Task description:
Show every line from the entries that follow which holds the word "altitude".

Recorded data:
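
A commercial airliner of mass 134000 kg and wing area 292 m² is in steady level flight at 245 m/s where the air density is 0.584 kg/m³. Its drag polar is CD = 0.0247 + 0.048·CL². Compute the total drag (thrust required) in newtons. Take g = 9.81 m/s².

In steady level flight, lift balances weight: W = mg = 134000 × 9.81 = 1.3145×10^6 N.
Dynamic pressure q = 0.5 × 0.584 × 245² = 17530 Pa.
CL = 2W/(ρv²S) = 2×1.3145×10^6/(0.584×245²×292) = 0.2568.
CD = 0.0247 + 0.048 × 0.2568² = 0.02787.
D = q·S·CD = 17530 × 292 × 0.02787 = 1.426×10^5 N

D = 1.43×10^5 N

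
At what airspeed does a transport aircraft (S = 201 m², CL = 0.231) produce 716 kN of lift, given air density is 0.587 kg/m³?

L = ½ρv²S·CL ⇒ v = √(2L/(ρ·S·CL))
v = √(2 × 7.16×10^5 / (0.587 × 201 × 0.231)) = √52540 = 229 m/s

v = 229 m/s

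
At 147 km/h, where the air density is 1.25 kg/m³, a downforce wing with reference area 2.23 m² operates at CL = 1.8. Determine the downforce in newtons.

L = 4180 N

Convert speed: v = 147 km/h ÷ 3.6 = 40.83 m/s.
Dynamic pressure q = ½ρv² = ½ × 1.25 × 40.83² = 1042 Pa.
L = q·S·CL = 1042 × 2.23 × 1.8 = 4180 N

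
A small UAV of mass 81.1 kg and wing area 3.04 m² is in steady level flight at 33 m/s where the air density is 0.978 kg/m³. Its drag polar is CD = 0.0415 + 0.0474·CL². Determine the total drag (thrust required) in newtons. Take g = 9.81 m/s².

D = 85.7 N

Weight W = mg = 81.1 × 9.81 = 795.59 N; in level flight L = W.
Dynamic pressure q = 0.5 × 0.978 × 33² = 532.5 Pa.
CL = W/(q·S) = 795.59 / (532.5 × 3.04) = 0.4915.
CD = 0.0415 + 0.0474 × 0.4915² = 0.05295.
D = q·S·CD = 532.5 × 3.04 × 0.05295 = 85.72 N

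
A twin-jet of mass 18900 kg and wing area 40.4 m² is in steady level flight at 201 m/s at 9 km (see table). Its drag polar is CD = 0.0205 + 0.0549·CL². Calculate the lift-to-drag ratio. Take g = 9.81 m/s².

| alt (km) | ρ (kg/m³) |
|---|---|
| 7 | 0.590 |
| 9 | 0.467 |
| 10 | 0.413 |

At 9 km, from the table: ρ = 0.467 kg/m³.
Weight W = mg = 18900 × 9.81 = 1.8541×10^5 N; in level flight L = W.
q = ½ρv² = ½ × 0.467 × 201² = 9434 Pa.
Required CL = L/(qS) = 1.8541×10^5/(9434·40.4) = 0.4865.
CD = 0.0205 + 0.0549 × 0.4865² = 0.03349.
L/D = CL/CD = 0.4865 / 0.03349 = 14.5

L/D = 14.5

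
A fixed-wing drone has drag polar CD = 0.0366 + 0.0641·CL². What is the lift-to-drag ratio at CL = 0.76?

L/D = 10.3

CD = 0.0366 + 0.0641 × 0.76² = 0.07362
L/D = CL/CD = 0.76 / 0.07362 = 10.3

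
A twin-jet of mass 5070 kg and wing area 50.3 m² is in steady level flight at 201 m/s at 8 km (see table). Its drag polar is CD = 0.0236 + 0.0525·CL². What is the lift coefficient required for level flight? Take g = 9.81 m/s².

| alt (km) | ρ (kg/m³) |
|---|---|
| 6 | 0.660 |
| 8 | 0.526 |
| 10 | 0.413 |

CL = 0.0931

At 8 km, from the table: ρ = 0.526 kg/m³.
Level flight ⇒ L = W = m·g = 5070 × 9.81 = 49737 N.
q = ½ρv² = ½ × 0.526 × 201² = 10630 Pa.
CL = 2W/(ρv²S) = 2×49737/(0.526×201²×50.3) = 0.09306.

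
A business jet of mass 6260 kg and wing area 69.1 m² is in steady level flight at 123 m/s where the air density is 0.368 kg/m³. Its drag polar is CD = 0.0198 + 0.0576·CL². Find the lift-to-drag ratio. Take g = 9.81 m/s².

L/D = 12.4

Weight W = mg = 6260 × 9.81 = 61411 N; in level flight L = W.
Dynamic pressure q = 0.5 × 0.368 × 123² = 2784 Pa.
Required CL = L/(qS) = 61411/(2784·69.1) = 0.3193.
CD = 0.0198 + 0.0576 × 0.3193² = 0.02567.
L/D = CL/CD = 0.3193 / 0.02567 = 12.4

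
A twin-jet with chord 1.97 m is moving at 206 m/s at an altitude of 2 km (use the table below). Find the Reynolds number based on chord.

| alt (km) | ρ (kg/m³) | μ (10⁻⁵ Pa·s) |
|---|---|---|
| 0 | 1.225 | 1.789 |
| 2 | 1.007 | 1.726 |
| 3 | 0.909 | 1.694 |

At 2 km, from the table: ρ = 1.007 kg/m³, μ = 1.726×10⁻⁵ Pa·s.
Re = ρ·v·c/μ = 1.007 × 206 × 1.97 / (1.726×10⁻⁵) = 2.37×10^7

Re = 2.37×10^7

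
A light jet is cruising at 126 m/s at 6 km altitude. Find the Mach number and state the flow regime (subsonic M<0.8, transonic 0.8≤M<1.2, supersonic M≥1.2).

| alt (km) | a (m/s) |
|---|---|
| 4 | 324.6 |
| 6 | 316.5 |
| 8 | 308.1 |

M = 0.398 (subsonic)

At 6 km, from the table: a = 316.5 m/s.
M = v/a = 126 / 316.5 = 0.398
M = 0.398 → subsonic.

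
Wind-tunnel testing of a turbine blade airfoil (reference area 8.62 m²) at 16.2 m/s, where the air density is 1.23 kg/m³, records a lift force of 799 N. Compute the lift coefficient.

From L = ½ρv²S·CL, rearranging gives CL = 2L/(ρv²S).
CL = 2 × 799 / (1.23 × 16.2² × 8.62) = 0.574

CL = 0.574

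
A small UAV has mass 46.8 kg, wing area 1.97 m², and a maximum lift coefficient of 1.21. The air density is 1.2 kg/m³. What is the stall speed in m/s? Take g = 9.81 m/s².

V_stall = 17.9 m/s

At stall, lift equals weight: L = W = m·g = 46.8 × 9.81 = 459.1 N.
From L = ½ρV²S·CL,max = W: V_stall = √(2W/(ρSCL,max)) = √(2·459.1/(1.2·1.97·1.21))
V_stall = √321 = 17.9 m/s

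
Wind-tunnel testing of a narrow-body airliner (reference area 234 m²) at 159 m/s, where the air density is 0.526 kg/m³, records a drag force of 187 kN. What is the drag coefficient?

From D = ½ρv²S·CD, rearranging gives CD = 2D/(ρv²S).
CD = 2 × 1.87×10^5 / (0.526 × 159² × 234) = 0.12

CD = 0.12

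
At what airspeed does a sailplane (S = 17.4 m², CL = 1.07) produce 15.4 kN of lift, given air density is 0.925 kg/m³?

L = ½ρv²S·CL ⇒ v = √(2L/(ρ·S·CL))
v = √(2 × 15400 / (0.925 × 17.4 × 1.07)) = √1788 = 42.3 m/s

v = 42.3 m/s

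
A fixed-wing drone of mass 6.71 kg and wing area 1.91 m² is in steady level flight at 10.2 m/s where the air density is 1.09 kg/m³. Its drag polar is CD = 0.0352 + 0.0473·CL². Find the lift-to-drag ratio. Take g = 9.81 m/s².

Level flight ⇒ L = W = m·g = 6.71 × 9.81 = 65.825 N.
Dynamic pressure q = 0.5 × 1.09 × 10.2² = 56.7 Pa.
Required CL = L/(qS) = 65.825/(56.7·1.91) = 0.6078.
CD = 0.0352 + 0.0473 × 0.6078² = 0.05267.
L/D = CL/CD = 0.6078 / 0.05267 = 11.5

L/D = 11.5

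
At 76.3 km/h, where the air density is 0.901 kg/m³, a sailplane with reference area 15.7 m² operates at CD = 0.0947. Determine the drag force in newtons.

Convert speed: v = 76.3 km/h ÷ 3.6 = 21.19 m/s.
Dynamic pressure q = ½ρv² = ½ × 0.901 × 21.19² = 202.4 Pa.
D = q·S·CD = 202.4 × 15.7 × 0.0947 = 301 N

D = 301 N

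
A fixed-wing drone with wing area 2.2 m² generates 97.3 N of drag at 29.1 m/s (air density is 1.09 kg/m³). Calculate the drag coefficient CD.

From D = ½ρv²S·CD, rearranging gives CD = 2D/(ρv²S).
CD = 2 × 97.3 / (1.09 × 29.1² × 2.2) = 0.0958

CD = 0.0958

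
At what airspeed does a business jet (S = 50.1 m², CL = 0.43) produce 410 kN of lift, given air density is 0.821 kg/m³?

L = ½ρv²S·CL ⇒ v = √(2L/(ρ·S·CL))
v = √(2 × 4.1×10^5 / (0.821 × 50.1 × 0.43)) = √46360 = 215 m/s

v = 215 m/s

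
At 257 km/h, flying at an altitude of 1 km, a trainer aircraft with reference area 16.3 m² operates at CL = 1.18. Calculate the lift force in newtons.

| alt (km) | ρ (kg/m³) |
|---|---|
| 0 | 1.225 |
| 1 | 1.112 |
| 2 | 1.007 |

L = 54500 N

At 1 km, from the table: ρ = 1.112 kg/m³.
Convert speed: v = 257 km/h ÷ 3.6 = 71.39 m/s.
Dynamic pressure q = ½ρv² = ½ × 1.112 × 71.39² = 2834 Pa.
L = q·S·CL = 2834 × 16.3 × 1.18 = 54500 N ≈ 54.5 kN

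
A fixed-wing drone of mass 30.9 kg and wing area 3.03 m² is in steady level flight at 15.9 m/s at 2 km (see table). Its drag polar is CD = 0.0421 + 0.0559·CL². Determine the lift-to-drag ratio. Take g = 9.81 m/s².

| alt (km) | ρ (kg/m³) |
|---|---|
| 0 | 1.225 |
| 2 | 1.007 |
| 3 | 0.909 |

L/D = 10.3

At 2 km, from the table: ρ = 1.007 kg/m³.
Level flight ⇒ L = W = m·g = 30.9 × 9.81 = 303.13 N.
Dynamic pressure q = 0.5 × 1.007 × 15.9² = 127.3 Pa.
CL = W/(q·S) = 303.13 / (127.3 × 3.03) = 0.7859.
CD = 0.0421 + 0.0559 × 0.7859² = 0.07663.
L/D = CL/CD = 0.7859 / 0.07663 = 10.3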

Task output:
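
A twin-jet with chord 1.97 m is moving at 206 m/s at an altitude of 2 km (use the table below). Find the Reynolds number based on chord.
A light jet is cruising at 126 m/s at 6 km altitude. Find the Mach number and state the flow regime (subsonic M<0.8, transonic 0.8≤M<1.2, supersonic M≥1.2).
At 257 km/h, flying at an altitude of 1 km, a trainer aircraft with reference area 16.3 m² operates at CL = 1.18. Calculate the lift force in newtons.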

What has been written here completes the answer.